Instructions for the task
Write out every line below with no difference at all.

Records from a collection
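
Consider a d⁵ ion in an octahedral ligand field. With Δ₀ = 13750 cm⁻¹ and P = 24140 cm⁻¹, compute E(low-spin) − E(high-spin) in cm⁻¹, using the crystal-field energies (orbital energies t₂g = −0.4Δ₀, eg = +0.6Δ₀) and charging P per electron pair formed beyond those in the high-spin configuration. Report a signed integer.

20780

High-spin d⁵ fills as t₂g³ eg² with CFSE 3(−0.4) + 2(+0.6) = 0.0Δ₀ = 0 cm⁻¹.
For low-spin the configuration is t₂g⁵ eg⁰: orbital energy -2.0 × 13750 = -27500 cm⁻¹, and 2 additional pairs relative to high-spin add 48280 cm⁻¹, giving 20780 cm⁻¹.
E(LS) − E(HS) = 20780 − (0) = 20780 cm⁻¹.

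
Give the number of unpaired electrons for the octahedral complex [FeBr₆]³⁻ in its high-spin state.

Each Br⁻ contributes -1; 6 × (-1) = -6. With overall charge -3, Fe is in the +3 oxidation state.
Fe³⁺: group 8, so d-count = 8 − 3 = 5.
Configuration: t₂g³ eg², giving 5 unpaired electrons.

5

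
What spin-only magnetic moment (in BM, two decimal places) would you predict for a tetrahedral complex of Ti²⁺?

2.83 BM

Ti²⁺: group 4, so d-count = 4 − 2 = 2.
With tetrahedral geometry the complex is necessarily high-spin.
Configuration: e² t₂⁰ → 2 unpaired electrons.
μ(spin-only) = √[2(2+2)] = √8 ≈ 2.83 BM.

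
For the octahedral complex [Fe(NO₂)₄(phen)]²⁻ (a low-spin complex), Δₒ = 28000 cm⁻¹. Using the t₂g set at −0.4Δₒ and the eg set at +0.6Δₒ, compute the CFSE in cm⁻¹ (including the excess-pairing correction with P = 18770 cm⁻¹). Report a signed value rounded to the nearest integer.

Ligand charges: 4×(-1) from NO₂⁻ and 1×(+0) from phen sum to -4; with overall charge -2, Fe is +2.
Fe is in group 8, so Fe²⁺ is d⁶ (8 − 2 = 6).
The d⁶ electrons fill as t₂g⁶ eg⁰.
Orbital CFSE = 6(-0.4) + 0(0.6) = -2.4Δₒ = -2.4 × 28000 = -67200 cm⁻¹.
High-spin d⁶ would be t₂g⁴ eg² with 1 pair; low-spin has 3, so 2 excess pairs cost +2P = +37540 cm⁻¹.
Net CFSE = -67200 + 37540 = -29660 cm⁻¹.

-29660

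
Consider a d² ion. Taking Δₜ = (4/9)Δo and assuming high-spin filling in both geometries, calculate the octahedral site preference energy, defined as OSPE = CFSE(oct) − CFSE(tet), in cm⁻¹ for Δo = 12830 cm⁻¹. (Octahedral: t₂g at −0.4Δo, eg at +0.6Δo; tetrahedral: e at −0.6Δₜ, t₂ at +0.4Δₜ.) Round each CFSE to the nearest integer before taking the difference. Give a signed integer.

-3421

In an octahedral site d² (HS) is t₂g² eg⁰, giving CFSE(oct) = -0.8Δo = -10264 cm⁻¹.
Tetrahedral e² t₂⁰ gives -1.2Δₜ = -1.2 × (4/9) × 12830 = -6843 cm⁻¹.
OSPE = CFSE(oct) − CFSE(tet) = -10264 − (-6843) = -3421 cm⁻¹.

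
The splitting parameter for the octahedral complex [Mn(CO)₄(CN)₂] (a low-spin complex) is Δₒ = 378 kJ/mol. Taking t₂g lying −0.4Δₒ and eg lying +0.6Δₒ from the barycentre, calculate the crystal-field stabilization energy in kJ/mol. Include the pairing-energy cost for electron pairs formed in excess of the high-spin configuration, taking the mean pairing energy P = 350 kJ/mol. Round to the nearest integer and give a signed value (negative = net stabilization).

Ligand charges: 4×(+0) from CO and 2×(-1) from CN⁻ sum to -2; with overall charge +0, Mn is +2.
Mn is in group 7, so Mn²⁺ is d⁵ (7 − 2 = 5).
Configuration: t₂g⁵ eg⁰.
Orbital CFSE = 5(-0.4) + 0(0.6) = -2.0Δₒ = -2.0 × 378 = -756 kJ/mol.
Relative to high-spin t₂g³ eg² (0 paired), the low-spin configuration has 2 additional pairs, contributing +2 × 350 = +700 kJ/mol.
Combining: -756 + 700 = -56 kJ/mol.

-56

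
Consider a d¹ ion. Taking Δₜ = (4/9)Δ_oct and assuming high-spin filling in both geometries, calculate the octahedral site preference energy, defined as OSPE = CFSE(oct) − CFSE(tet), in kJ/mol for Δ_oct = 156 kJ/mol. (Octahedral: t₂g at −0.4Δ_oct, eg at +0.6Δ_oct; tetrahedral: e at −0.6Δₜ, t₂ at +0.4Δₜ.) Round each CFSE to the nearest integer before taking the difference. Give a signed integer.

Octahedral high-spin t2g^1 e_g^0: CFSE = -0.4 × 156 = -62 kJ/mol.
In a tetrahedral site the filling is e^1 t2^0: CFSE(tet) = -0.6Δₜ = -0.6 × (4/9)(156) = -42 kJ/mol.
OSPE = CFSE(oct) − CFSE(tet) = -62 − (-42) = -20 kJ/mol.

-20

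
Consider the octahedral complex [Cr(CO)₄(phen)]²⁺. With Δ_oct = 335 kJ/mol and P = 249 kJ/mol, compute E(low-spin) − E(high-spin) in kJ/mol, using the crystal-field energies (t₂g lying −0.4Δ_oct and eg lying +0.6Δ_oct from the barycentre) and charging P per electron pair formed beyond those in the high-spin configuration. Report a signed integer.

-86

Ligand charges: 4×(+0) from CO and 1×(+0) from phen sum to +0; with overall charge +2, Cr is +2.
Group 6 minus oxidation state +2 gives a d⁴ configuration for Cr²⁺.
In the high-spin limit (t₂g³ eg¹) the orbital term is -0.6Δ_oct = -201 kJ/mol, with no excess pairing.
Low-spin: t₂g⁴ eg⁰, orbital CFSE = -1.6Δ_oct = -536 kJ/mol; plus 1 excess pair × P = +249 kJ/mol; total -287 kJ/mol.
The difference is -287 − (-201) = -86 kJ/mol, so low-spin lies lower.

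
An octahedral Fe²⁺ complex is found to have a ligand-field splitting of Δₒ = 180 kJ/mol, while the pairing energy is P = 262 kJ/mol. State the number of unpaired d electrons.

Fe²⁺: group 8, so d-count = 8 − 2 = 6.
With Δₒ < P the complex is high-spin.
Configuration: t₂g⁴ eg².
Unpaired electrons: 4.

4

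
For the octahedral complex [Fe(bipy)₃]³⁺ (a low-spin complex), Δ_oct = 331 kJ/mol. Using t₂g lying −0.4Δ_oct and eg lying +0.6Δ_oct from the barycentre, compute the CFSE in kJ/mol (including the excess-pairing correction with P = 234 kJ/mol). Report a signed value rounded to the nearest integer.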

Exercise output
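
Consider a d⁵ ion in an octahedral ligand field. With Δ₀ = 13750 cm⁻¹ and P = 24140 cm⁻¹, compute E(low-spin) − E(high-spin) in cm⁻¹, using the crystal-field energies (orbital energies t₂g = −0.4Δ₀, eg = +0.6Δ₀) and charging P per electron pair formed beyond those in the high-spin configuration. Report a signed integer.

20780

High-spin d⁵ fills as t₂g³ eg² with CFSE 3(−0.4) + 2(+0.6) = 0.0Δ₀ = 0 cm⁻¹.
For low-spin the configuration is t₂g⁵ eg⁰: orbital energy -2.0 × 13750 = -27500 cm⁻¹, and 2 additional pairs relative to high-spin add 48280 cm⁻¹, giving 20780 cm⁻¹.
E(LS) − E(HS) = 20780 − (0) = 20780 cm⁻¹.

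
Give the number of unpaired electrons for the octahedral complex [FeBr₆]³⁻ in its high-spin state.

Each Br⁻ contributes -1; 6 × (-1) = -6. With overall charge -3, Fe is in the +3 oxidation state.
Fe³⁺: group 8, so d-count = 8 − 3 = 5.
Configuration: t₂g³ eg², giving 5 unpaired electrons.

5

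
What spin-only magnetic moment (in BM, two decimal places) would you predict for a tetrahedral complex of Ti²⁺?

2.83 BM

Ti²⁺: group 4, so d-count = 4 − 2 = 2.
With tetrahedral geometry the complex is necessarily high-spin.
Configuration: e² t₂⁰ → 2 unpaired electrons.
μ(spin-only) = √[2(2+2)] = √8 ≈ 2.83 BM.

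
For the octahedral complex [Fe(NO₂)₄(phen)]²⁻ (a low-spin complex), Δₒ = 28000 cm⁻¹. Using the t₂g set at −0.4Δₒ and the eg set at +0.6Δₒ, compute the CFSE in cm⁻¹ (including the excess-pairing correction with P = 18770 cm⁻¹). Report a signed value rounded to the nearest integer.

Ligand charges: 4×(-1) from NO₂⁻ and 1×(+0) from phen sum to -4; with overall charge -2, Fe is +2.
Fe is in group 8, so Fe²⁺ is d⁶ (8 − 2 = 6).
The d⁶ electrons fill as t₂g⁶ eg⁰.
Orbital CFSE = 6(-0.4) + 0(0.6) = -2.4Δₒ = -2.4 × 28000 = -67200 cm⁻¹.
High-spin d⁶ would be t₂g⁴ eg² with 1 pair; low-spin has 3, so 2 excess pairs cost +2P = +37540 cm⁻¹.
Net CFSE = -67200 + 37540 = -29660 cm⁻¹.

-29660

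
Consider a d² ion. Taking Δₜ = (4/9)Δo and assuming high-spin filling in both geometries, calculate the octahedral site preference energy, defined as OSPE = CFSE(oct) − CFSE(tet), in cm⁻¹ for Δo = 12830 cm⁻¹. (Octahedral: t₂g at −0.4Δo, eg at +0.6Δo; tetrahedral: e at −0.6Δₜ, t₂ at +0.4Δₜ.) Round each CFSE to the nearest integer before taking the difference. Give a signed integer.

-3421

In an octahedral site d² (HS) is t₂g² eg⁰, giving CFSE(oct) = -0.8Δo = -10264 cm⁻¹.
Tetrahedral e² t₂⁰ gives -1.2Δₜ = -1.2 × (4/9) × 12830 = -6843 cm⁻¹.
OSPE = CFSE(oct) − CFSE(tet) = -10264 − (-6843) = -3421 cm⁻¹.

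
The splitting parameter for the octahedral complex [Mn(CO)₄(CN)₂] (a low-spin complex) is Δₒ = 378 kJ/mol. Taking t₂g lying −0.4Δₒ and eg lying +0.6Δₒ from the barycentre, calculate the crystal-field stabilization energy in kJ/mol. Include the pairing-energy cost for electron pairs formed in excess of the high-spin configuration, taking the mean pairing energy P = 350 kJ/mol. Round to the nearest integer and give a signed value (negative = net stabilization).

Ligand charges: 4×(+0) from CO and 2×(-1) from CN⁻ sum to -2; with overall charge +0, Mn is +2.
Mn is in group 7, so Mn²⁺ is d⁵ (7 − 2 = 5).
Configuration: t₂g⁵ eg⁰.
Orbital CFSE = 5(-0.4) + 0(0.6) = -2.0Δₒ = -2.0 × 378 = -756 kJ/mol.
Relative to high-spin t₂g³ eg² (0 paired), the low-spin configuration has 2 additional pairs, contributing +2 × 350 = +700 kJ/mol.
Combining: -756 + 700 = -56 kJ/mol.

-56

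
Consider a d¹ ion. Taking Δₜ = (4/9)Δ_oct and assuming high-spin filling in both geometries, calculate the octahedral site preference energy, defined as OSPE = CFSE(oct) − CFSE(tet), in kJ/mol for Δ_oct = 156 kJ/mol. (Octahedral: t₂g at −0.4Δ_oct, eg at +0.6Δ_oct; tetrahedral: e at −0.6Δₜ, t₂ at +0.4Δₜ.) Round each CFSE to the nearest integer before taking the difference. Give a signed integer.

Octahedral high-spin t2g^1 e_g^0: CFSE = -0.4 × 156 = -62 kJ/mol.
In a tetrahedral site the filling is e^1 t2^0: CFSE(tet) = -0.6Δₜ = -0.6 × (4/9)(156) = -42 kJ/mol.
OSPE = CFSE(oct) − CFSE(tet) = -62 − (-42) = -20 kJ/mol.

-20

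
Consider the octahedral complex [Cr(CO)₄(phen)]²⁺. With Δ_oct = 335 kJ/mol and P = 249 kJ/mol, compute E(low-spin) − E(high-spin) in kJ/mol, using the crystal-field energies (t₂g lying −0.4Δ_oct and eg lying +0.6Δ_oct from the barycentre) and charging P per electron pair formed beyond those in the high-spin configuration. Report a signed integer.

-86

Ligand charges: 4×(+0) from CO and 1×(+0) from phen sum to +0; with overall charge +2, Cr is +2.
Group 6 minus oxidation state +2 gives a d⁴ configuration for Cr²⁺.
In the high-spin limit (t₂g³ eg¹) the orbital term is -0.6Δ_oct = -201 kJ/mol, with no excess pairing.
Low-spin: t₂g⁴ eg⁰, orbital CFSE = -1.6Δ_oct = -536 kJ/mol; plus 1 excess pair × P = +249 kJ/mol; total -287 kJ/mol.
The difference is -287 − (-201) = -86 kJ/mol, so low-spin lies lower.

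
An octahedral Fe²⁺ complex is found to have a ligand-field splitting of Δₒ = 180 kJ/mol, while the pairing energy is P = 262 kJ/mol. State the number of unpaired d electrons.

Fe²⁺: group 8, so d-count = 8 − 2 = 6.
With Δₒ < P the complex is high-spin.
Configuration: t₂g⁴ eg².
Unpaired electrons: 4.

4

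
For the octahedral complex [Fe(bipy)₃]³⁺ (a low-spin complex), Δ_oct = 331 kJ/mol. Using t₂g lying −0.4Δ_oct and eg lying +0.6Δ_oct from the barycentre, compute the CFSE in kJ/mol (including the excess-pairing correction with P = 234 kJ/mol). Report a signed value rounded to the nearest integer.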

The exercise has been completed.